▶ **What this task involves**
Return exactly the lines below, starting with the one that has "Divide the word /vututxwu/" and going on through the one that has "Codas are unrestricted: any".

[Extracted data entries]
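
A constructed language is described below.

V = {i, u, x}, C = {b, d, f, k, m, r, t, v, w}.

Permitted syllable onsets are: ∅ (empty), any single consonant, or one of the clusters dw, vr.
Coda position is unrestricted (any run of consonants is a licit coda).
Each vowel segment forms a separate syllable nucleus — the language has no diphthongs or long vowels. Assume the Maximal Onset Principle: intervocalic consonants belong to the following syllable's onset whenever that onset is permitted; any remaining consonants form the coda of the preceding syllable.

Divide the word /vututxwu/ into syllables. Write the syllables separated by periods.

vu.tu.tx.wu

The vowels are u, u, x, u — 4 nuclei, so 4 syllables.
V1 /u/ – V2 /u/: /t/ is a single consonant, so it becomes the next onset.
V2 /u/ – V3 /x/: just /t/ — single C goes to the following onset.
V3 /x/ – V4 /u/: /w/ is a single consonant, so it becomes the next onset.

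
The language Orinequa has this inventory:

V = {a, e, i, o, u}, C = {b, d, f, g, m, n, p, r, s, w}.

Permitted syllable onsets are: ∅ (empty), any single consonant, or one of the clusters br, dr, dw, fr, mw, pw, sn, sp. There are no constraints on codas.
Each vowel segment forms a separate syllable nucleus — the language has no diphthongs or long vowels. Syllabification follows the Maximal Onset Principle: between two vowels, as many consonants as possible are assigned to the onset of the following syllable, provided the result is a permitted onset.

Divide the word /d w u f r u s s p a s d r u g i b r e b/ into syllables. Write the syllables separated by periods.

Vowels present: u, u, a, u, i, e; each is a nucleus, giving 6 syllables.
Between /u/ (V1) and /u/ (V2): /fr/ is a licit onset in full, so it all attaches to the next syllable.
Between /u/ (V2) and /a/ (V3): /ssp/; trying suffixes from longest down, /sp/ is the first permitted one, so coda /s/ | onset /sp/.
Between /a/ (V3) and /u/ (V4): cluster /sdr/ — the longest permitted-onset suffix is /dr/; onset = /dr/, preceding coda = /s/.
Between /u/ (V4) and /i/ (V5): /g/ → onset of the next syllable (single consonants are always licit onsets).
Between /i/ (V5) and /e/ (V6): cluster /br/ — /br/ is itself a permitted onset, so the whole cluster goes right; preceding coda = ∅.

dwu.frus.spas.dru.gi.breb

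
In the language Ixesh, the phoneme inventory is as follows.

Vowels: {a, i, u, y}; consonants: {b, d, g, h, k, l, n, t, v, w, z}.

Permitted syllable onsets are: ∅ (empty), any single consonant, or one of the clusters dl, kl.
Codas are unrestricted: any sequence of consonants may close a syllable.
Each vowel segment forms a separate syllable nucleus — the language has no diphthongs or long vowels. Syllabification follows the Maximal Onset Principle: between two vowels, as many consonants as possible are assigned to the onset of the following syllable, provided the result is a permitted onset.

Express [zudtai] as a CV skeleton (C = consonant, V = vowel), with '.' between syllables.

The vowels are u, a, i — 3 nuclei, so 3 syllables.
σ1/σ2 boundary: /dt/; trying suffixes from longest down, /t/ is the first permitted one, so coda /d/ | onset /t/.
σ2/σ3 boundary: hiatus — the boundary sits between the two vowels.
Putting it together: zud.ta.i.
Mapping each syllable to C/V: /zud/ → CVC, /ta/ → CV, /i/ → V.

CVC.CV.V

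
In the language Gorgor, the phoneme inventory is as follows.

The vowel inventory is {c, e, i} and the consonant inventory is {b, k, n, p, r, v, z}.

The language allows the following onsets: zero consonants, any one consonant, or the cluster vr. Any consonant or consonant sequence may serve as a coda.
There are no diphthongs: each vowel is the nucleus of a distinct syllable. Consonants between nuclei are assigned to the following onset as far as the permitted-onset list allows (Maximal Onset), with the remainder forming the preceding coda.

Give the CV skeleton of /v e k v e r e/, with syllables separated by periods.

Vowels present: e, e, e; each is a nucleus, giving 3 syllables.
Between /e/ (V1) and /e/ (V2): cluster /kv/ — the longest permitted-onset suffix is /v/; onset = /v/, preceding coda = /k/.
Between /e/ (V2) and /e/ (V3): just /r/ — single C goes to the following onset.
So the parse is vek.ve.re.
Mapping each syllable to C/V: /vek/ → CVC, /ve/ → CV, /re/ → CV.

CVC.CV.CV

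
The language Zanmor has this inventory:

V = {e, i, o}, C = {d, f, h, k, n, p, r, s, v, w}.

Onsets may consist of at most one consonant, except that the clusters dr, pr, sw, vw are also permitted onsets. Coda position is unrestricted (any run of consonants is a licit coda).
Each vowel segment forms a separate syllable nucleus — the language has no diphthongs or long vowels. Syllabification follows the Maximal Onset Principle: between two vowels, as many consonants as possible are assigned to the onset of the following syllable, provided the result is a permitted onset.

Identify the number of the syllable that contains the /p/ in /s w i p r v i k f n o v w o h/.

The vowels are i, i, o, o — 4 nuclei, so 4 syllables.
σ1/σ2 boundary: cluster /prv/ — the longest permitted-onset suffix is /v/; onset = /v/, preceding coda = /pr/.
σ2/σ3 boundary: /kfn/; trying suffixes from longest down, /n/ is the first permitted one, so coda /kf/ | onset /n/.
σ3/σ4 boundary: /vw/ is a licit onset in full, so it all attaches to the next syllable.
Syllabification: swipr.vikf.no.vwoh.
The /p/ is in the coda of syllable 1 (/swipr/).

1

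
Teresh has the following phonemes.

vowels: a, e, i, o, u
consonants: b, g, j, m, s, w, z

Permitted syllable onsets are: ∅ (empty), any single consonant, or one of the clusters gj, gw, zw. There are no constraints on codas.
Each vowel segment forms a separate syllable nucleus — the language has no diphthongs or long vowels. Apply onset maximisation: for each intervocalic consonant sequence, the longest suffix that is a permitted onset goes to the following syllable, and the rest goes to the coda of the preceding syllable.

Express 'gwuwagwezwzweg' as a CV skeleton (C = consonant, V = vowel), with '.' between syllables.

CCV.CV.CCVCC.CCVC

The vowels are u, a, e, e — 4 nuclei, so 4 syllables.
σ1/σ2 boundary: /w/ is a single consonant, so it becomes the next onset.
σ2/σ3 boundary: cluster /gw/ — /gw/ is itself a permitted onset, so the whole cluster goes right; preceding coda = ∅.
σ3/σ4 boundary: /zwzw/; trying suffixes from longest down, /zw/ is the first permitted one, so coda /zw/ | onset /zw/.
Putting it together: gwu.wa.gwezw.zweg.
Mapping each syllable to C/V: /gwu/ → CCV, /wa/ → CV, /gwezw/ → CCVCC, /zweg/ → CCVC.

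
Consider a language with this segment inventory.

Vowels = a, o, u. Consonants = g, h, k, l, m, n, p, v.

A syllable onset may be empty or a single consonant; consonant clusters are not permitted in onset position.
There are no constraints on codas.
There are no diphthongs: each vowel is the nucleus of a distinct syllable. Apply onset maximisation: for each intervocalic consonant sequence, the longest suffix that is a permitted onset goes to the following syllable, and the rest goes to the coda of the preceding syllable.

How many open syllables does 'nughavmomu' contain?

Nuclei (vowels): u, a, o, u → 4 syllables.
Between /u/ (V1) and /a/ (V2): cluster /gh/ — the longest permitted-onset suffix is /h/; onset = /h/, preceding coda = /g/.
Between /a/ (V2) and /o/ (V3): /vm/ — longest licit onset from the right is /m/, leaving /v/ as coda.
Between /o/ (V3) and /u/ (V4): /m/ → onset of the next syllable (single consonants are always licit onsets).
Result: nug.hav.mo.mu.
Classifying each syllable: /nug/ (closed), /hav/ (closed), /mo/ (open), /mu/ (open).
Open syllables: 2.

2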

▶ **Result of this task**
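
Divide the word /vututxwu/ into syllables. Write the syllables separated by periods.

vu.tu.tx.wu

The vowels are u, u, x, u — 4 nuclei, so 4 syllables.
V1 /u/ – V2 /u/: /t/ is a single consonant, so it becomes the next onset.
V2 /u/ – V3 /x/: just /t/ — single C goes to the following onset.
V3 /x/ – V4 /u/: /w/ is a single consonant, so it becomes the next onset.

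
The language Orinequa has this inventory:

V = {a, e, i, o, u}, C = {b, d, f, g, m, n, p, r, s, w}.

Permitted syllable onsets are: ∅ (empty), any single consonant, or one of the clusters br, dr, dw, fr, mw, pw, sn, sp. There are no constraints on codas.
Each vowel segment forms a separate syllable nucleus — the language has no diphthongs or long vowels. Syllabification follows the Maximal Onset Principle: between two vowels, as many consonants as possible are assigned to the onset of the following syllable, provided the result is a permitted onset.

Divide the word /d w u f r u s s p a s d r u g i b r e b/ into syllables. Write the syllables separated by periods.

Vowels present: u, u, a, u, i, e; each is a nucleus, giving 6 syllables.
Between /u/ (V1) and /u/ (V2): /fr/ is a licit onset in full, so it all attaches to the next syllable.
Between /u/ (V2) and /a/ (V3): /ssp/; trying suffixes from longest down, /sp/ is the first permitted one, so coda /s/ | onset /sp/.
Between /a/ (V3) and /u/ (V4): cluster /sdr/ — the longest permitted-onset suffix is /dr/; onset = /dr/, preceding coda = /s/.
Between /u/ (V4) and /i/ (V5): /g/ → onset of the next syllable (single consonants are always licit onsets).
Between /i/ (V5) and /e/ (V6): cluster /br/ — /br/ is itself a permitted onset, so the whole cluster goes right; preceding coda = ∅.

dwu.frus.spas.dru.gi.breb

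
In the language Ixesh, the phoneme inventory is as follows.

Vowels: {a, i, u, y}; consonants: {b, d, g, h, k, l, n, t, v, w, z}.

Permitted syllable onsets are: ∅ (empty), any single consonant, or one of the clusters dl, kl.
Codas are unrestricted: any sequence of consonants may close a syllable.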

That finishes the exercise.